**Dataset entries:**
+ + + +
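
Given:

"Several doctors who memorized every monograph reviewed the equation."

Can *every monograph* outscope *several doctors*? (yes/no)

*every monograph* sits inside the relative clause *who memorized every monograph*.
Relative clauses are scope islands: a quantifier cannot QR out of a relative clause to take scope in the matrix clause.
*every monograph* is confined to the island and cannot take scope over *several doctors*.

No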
+ + + +
Each record must be output word for word.

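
Given:

"Several doctors who memorized every monograph reviewed the equation."

Can *every monograph* outscope *several doctors*? (yes/no)

*every monograph* sits inside the relative clause *who memorized every monograph*.
Relative clauses are scope islands: a quantifier cannot QR out of a relative clause to take scope in the matrix clause.
*every monograph* is confined to the island and cannot take scope over *several doctors*.

No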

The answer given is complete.